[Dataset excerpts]
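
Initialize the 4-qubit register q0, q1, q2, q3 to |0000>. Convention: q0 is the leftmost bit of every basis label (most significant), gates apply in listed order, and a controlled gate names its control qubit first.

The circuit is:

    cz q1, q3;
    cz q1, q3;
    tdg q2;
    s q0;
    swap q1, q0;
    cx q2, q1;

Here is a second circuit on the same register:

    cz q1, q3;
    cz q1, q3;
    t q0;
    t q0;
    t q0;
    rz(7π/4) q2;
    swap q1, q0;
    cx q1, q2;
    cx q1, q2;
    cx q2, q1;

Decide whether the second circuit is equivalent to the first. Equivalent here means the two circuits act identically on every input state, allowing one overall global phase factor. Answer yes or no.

No: there is an input state on which the two circuits produce genuinely different outputs (not merely differing by a phase).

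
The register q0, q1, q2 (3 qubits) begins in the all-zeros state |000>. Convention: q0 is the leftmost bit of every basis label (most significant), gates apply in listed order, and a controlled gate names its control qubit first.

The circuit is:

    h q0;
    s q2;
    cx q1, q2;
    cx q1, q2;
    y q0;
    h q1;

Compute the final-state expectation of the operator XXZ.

In the final state, XXZ has expectation -1. Key observation: gates 3-4 undo each other exactly, leaving only the rest of the circuit to track.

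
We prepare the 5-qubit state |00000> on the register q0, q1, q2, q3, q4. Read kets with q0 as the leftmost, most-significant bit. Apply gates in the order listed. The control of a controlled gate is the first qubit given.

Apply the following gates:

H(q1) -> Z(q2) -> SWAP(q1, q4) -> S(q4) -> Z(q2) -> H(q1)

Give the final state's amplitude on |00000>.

The amplitude on |00000> is 1/2.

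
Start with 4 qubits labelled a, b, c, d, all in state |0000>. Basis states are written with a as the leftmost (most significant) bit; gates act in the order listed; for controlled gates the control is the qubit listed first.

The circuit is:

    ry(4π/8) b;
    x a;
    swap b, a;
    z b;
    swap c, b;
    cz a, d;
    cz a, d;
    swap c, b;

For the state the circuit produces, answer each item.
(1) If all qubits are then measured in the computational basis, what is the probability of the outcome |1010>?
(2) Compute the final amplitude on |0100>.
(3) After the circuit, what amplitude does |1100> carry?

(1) The probability of measuring |1010> is 0. Key observation: steps 5-8 multiply out to the identity, so the circuit reduces to the remaining gates.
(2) The final state's coefficient on |0100> equals -sqrt(2)/2.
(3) The amplitude on |1100> is -sqrt(2)/2.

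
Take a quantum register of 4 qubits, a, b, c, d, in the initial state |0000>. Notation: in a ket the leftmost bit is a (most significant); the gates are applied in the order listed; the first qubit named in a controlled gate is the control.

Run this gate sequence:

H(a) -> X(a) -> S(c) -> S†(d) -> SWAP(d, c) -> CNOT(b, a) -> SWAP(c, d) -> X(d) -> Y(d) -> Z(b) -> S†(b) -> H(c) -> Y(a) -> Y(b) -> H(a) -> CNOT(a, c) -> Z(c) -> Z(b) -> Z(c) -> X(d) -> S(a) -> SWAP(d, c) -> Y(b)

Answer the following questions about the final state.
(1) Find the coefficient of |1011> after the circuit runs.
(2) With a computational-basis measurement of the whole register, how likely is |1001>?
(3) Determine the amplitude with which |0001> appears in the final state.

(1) |1011> carries amplitude sqrt(2)*I/2 in the final state.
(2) A full measurement returns |1001> with probability 0.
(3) |0001> carries amplitude 0 in the final state.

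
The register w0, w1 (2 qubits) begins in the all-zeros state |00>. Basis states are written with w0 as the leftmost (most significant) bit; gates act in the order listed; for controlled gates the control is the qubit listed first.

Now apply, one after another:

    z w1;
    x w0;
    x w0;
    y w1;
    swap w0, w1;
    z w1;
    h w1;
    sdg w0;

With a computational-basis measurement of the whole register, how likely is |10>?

A full measurement returns |10> with probability 1/2. Key observation: gates 2-3 undo each other exactly, leaving only the rest of the circuit to track.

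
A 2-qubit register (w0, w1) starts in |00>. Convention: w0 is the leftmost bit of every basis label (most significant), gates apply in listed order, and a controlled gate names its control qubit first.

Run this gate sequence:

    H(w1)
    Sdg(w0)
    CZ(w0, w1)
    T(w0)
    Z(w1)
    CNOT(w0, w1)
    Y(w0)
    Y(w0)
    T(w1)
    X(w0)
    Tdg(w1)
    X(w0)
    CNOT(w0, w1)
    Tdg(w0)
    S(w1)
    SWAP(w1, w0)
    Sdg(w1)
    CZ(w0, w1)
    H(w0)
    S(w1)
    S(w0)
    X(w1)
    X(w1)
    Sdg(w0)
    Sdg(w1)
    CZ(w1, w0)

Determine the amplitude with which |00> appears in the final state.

|00> carries amplitude 1/2 - I/2 in the final state. Key observation: the block from step 20 through step 25 cancels to the identity and can be dropped.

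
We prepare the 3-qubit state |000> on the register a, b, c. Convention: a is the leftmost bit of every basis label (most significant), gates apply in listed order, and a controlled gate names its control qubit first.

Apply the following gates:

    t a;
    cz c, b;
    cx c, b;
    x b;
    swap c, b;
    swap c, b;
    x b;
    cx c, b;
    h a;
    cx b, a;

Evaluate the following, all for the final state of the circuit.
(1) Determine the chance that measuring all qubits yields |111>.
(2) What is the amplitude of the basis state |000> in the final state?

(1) A full measurement returns |111> with probability 0.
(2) The amplitude on |000> is sqrt(2)/2.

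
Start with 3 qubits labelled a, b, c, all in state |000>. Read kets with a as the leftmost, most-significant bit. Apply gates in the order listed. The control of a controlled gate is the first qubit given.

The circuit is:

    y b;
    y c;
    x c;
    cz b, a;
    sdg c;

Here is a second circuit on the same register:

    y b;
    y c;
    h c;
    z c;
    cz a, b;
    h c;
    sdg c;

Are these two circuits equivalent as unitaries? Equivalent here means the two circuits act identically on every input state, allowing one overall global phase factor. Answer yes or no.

Yes — the two circuits implement the same unitary up to a global phase.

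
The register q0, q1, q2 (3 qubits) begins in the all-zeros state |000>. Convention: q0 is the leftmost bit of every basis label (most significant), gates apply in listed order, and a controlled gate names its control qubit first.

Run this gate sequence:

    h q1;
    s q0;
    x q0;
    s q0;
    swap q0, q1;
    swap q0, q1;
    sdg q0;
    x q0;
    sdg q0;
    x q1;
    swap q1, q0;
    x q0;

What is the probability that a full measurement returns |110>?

The probability of measuring |110> is 0. Key observation: the block from step 2 through step 9 cancels to the identity and can be dropped.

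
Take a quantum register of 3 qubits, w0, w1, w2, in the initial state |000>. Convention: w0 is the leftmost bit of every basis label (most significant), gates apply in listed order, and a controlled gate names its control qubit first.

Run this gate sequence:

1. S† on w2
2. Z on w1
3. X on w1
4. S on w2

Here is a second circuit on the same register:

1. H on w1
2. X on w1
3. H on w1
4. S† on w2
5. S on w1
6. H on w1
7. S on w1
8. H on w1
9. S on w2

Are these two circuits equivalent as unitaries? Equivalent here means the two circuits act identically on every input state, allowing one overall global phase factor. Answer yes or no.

No — the two circuits implement different unitaries, even allowing a global phase.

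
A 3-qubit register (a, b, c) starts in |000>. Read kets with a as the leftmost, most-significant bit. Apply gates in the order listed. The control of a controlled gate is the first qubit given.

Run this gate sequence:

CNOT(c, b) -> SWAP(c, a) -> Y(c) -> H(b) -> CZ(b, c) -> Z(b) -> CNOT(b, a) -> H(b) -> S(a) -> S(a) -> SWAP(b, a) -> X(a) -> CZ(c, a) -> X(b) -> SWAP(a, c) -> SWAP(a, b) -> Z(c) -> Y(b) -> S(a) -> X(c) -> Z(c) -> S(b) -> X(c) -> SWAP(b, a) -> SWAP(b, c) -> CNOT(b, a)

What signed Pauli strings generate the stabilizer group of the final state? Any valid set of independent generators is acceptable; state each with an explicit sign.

The stabilizer group can be generated by +XXZ, +IZY, +ZZI, among other valid generating sets.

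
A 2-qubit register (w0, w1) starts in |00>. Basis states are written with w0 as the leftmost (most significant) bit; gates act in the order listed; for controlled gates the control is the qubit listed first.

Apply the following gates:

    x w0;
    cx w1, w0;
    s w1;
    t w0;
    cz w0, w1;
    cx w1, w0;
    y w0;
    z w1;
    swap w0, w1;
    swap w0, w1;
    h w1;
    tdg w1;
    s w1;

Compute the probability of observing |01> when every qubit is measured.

The probability of measuring |01> is 1/2.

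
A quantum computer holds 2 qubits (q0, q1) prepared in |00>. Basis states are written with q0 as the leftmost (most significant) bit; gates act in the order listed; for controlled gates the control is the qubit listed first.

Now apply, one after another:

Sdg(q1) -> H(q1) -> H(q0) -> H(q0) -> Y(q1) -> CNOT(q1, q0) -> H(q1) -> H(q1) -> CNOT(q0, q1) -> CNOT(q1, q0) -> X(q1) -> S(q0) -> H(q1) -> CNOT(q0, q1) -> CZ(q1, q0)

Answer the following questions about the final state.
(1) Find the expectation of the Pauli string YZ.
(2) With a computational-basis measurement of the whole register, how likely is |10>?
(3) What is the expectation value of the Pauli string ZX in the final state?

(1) The observable YZ averages to 1.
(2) A full measurement returns |10> with probability 1/4.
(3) In the final state, ZX has expectation -1.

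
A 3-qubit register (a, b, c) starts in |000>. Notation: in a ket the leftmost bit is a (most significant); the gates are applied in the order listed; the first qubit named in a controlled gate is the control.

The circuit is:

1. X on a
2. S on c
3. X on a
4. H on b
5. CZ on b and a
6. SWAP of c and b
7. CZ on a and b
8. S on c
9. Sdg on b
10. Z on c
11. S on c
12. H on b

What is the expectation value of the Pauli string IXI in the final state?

In the final state, IXI has expectation 1.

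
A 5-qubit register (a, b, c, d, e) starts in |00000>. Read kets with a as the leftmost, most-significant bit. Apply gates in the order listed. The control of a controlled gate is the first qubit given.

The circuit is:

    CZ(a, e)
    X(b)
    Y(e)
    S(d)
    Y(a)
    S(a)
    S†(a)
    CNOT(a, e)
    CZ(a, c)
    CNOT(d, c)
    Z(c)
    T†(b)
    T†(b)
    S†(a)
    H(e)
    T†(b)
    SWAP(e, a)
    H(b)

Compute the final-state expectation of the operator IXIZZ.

The expectation value of IXIZZ is 1. Key observation: steps 6-7 multiply out to the identity, so the circuit reduces to the remaining gates.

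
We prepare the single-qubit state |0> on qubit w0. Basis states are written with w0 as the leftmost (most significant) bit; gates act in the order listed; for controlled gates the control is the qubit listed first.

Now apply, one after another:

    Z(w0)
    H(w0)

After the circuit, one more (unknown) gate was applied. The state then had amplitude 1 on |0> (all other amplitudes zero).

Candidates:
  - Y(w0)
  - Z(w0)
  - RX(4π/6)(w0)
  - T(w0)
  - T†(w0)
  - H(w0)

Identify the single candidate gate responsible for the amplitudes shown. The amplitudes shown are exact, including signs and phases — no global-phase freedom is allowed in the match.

The unique candidate consistent with the amplitudes is H(w0).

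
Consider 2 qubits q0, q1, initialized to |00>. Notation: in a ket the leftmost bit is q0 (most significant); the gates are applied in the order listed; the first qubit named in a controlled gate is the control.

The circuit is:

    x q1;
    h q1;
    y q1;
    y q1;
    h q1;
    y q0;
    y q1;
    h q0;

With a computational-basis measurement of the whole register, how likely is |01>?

The probability of measuring |01> is 0. Key observation: steps 2-5 multiply out to the identity, so the circuit reduces to the remaining gates.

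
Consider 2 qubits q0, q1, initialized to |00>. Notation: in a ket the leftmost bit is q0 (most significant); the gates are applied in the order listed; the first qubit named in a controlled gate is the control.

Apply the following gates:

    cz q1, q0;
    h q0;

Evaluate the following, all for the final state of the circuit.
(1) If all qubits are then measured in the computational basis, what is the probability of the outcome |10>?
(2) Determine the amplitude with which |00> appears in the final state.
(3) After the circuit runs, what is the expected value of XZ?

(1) A full measurement returns |10> with probability 1/2.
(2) |00> carries amplitude sqrt(2)/2 in the final state.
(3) The expectation value of XZ is 1.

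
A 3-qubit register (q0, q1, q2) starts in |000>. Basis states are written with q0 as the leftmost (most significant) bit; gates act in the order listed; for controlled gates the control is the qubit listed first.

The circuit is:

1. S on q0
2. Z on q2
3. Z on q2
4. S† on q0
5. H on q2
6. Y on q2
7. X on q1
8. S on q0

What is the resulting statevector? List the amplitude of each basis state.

After the circuit, the state carries amplitude -sqrt(2)*I/2 on |010>, sqrt(2)*I/2 on |011>, and 0 on every other basis state. Key observation: steps 1-4 multiply out to the identity, so the circuit reduces to the remaining gates.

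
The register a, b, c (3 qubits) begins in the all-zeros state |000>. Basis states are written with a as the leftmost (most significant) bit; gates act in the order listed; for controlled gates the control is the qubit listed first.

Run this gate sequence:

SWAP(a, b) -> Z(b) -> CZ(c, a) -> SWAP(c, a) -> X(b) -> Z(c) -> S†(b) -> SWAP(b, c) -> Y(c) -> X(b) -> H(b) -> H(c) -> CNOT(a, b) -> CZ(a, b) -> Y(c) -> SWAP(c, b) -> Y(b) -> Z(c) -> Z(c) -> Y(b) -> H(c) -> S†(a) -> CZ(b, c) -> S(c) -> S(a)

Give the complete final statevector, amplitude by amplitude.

The resulting statevector has amplitude -sqrt(2)/2 on |001>, -sqrt(2)/2 on |011>, and 0 on every other basis state.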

◆ PROBLEM REQUIREMENTS ◆
Search the entries for the word "runs" and show every line that has it.

◆ ANSWER SPACE ◆
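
(1) Find the coefficient of |1011> after the circuit runs.
(3) After the circuit runs, what is the expected value of XZ?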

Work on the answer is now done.